(Items from a dataset)

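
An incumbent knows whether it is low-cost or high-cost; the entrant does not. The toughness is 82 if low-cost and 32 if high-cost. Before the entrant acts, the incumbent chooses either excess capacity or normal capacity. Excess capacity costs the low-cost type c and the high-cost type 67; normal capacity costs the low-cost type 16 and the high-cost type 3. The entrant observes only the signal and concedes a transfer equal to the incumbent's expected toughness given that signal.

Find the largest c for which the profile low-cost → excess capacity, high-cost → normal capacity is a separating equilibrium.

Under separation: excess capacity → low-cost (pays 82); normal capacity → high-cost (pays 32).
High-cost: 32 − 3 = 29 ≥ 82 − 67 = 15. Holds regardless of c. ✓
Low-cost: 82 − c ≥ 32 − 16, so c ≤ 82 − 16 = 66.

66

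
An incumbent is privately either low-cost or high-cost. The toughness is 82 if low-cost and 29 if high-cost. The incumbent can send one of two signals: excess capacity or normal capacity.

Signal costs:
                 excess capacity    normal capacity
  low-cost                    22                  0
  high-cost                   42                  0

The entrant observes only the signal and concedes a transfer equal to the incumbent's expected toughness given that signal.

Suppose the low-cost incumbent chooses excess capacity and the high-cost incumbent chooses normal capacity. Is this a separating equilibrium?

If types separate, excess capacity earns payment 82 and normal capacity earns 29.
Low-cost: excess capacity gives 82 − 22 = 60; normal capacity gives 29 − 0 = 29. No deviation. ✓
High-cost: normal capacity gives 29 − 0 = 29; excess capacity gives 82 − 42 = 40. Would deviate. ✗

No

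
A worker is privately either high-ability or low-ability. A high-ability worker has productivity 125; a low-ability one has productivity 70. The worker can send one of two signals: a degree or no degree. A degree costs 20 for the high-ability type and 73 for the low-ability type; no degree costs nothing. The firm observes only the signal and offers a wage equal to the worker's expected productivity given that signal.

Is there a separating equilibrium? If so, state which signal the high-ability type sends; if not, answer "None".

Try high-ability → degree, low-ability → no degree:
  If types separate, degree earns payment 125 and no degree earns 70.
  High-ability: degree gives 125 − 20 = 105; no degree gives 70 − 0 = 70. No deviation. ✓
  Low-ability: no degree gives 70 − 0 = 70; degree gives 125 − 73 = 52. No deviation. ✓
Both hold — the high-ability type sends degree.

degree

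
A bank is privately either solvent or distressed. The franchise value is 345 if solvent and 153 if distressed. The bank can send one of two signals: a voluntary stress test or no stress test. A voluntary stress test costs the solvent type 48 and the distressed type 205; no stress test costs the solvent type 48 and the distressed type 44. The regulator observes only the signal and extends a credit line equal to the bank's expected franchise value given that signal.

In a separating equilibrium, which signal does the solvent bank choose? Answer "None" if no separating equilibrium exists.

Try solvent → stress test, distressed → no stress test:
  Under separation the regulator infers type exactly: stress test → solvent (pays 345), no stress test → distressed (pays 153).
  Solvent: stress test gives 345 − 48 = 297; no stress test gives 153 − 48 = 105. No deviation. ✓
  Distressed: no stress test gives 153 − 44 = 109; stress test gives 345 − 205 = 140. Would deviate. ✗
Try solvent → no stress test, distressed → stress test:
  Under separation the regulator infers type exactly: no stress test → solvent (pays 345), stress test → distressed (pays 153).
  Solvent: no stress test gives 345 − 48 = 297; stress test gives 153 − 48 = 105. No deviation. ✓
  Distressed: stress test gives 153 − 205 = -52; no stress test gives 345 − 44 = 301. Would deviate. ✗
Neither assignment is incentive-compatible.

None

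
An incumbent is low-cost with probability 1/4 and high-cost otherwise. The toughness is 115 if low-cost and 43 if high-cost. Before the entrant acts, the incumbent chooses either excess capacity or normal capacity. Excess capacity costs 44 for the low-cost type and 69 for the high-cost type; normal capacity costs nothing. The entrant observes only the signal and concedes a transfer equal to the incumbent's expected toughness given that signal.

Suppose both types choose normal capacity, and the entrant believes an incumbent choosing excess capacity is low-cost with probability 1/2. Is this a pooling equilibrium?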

__The problem__:
Return the entries above word for word.

__Answer space__:
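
An incumbent knows whether it is low-cost or high-cost; the entrant does not. The toughness is 82 if low-cost and 32 if high-cost. Before the entrant acts, the incumbent chooses either excess capacity or normal capacity. Excess capacity costs the low-cost type c and the high-cost type 67; normal capacity costs the low-cost type 16 and the high-cost type 3. The entrant observes only the signal and concedes a transfer equal to the incumbent's expected toughness given that signal.

Find the largest c for which the profile low-cost → excess capacity, high-cost → normal capacity is a separating equilibrium.

Under separation: excess capacity → low-cost (pays 82); normal capacity → high-cost (pays 32).
High-cost: 32 − 3 = 29 ≥ 82 − 67 = 15. Holds regardless of c. ✓
Low-cost: 82 − c ≥ 32 − 16, so c ≤ 82 − 16 = 66.

66

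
An incumbent is privately either low-cost or high-cost. The toughness is 82 if low-cost and 29 if high-cost. The incumbent can send one of two signals: excess capacity or normal capacity.

Signal costs:
                 excess capacity    normal capacity
  low-cost                    22                  0
  high-cost                   42                  0

The entrant observes only the signal and concedes a transfer equal to the incumbent's expected toughness given that signal.

Suppose the low-cost incumbent chooses excess capacity and the high-cost incumbent chooses normal capacity. Is this a separating equilibrium?

If types separate, excess capacity earns payment 82 and normal capacity earns 29.
Low-cost: excess capacity gives 82 − 22 = 60; normal capacity gives 29 − 0 = 29. No deviation. ✓
High-cost: normal capacity gives 29 − 0 = 29; excess capacity gives 82 − 42 = 40. Would deviate. ✗

No

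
A worker is privately either high-ability or low-ability. A high-ability worker has productivity 125; a low-ability one has productivity 70. The worker can send one of two signals: a degree or no degree. A degree costs 20 for the high-ability type and 73 for the low-ability type; no degree costs nothing. The firm observes only the signal and offers a wage equal to the worker's expected productivity given that signal.

Is there a separating equilibrium? If so, state which signal the high-ability type sends; if not, answer "None".

Try high-ability → degree, low-ability → no degree:
  If types separate, degree earns payment 125 and no degree earns 70.
  High-ability: degree gives 125 − 20 = 105; no degree gives 70 − 0 = 70. No deviation. ✓
  Low-ability: no degree gives 70 − 0 = 70; degree gives 125 − 73 = 52. No deviation. ✓
Both hold — the high-ability type sends degree.

degree

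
A bank is privately either solvent or distressed. The franchise value is 345 if solvent and 153 if distressed. The bank can send one of two signals: a voluntary stress test or no stress test. A voluntary stress test costs the solvent type 48 and the distressed type 205; no stress test costs the solvent type 48 and the distressed type 44. The regulator observes only the signal and extends a credit line equal to the bank's expected franchise value given that signal.

In a separating equilibrium, which signal does the solvent bank choose? Answer "None" if no separating equilibrium exists.

Try solvent → stress test, distressed → no stress test:
  Under separation the regulator infers type exactly: stress test → solvent (pays 345), no stress test → distressed (pays 153).
  Solvent: stress test gives 345 − 48 = 297; no stress test gives 153 − 48 = 105. No deviation. ✓
  Distressed: no stress test gives 153 − 44 = 109; stress test gives 345 − 205 = 140. Would deviate. ✗
Try solvent → no stress test, distressed → stress test:
  Under separation the regulator infers type exactly: no stress test → solvent (pays 345), stress test → distressed (pays 153).
  Solvent: no stress test gives 345 − 48 = 297; stress test gives 153 − 48 = 105. No deviation. ✓
  Distressed: stress test gives 153 − 205 = -52; no stress test gives 345 − 44 = 301. Would deviate. ✗
Neither assignment is incentive-compatible.

None

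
An incumbent is low-cost with probability 1/4 and high-cost otherwise. The toughness is 115 if low-cost and 43 if high-cost. Before the entrant acts, the incumbent chooses either excess capacity or normal capacity. Excess capacity costs 44 for the low-cost type and 69 for the high-cost type; normal capacity costs nothing. The entrant observes only the signal and concedes a transfer equal to the incumbent's expected toughness given that signal.

Suppose both types choose normal capacity, and the entrant believes an incumbent choosing excess capacity is low-cost with probability 1/2. Is this a pooling equilibrium?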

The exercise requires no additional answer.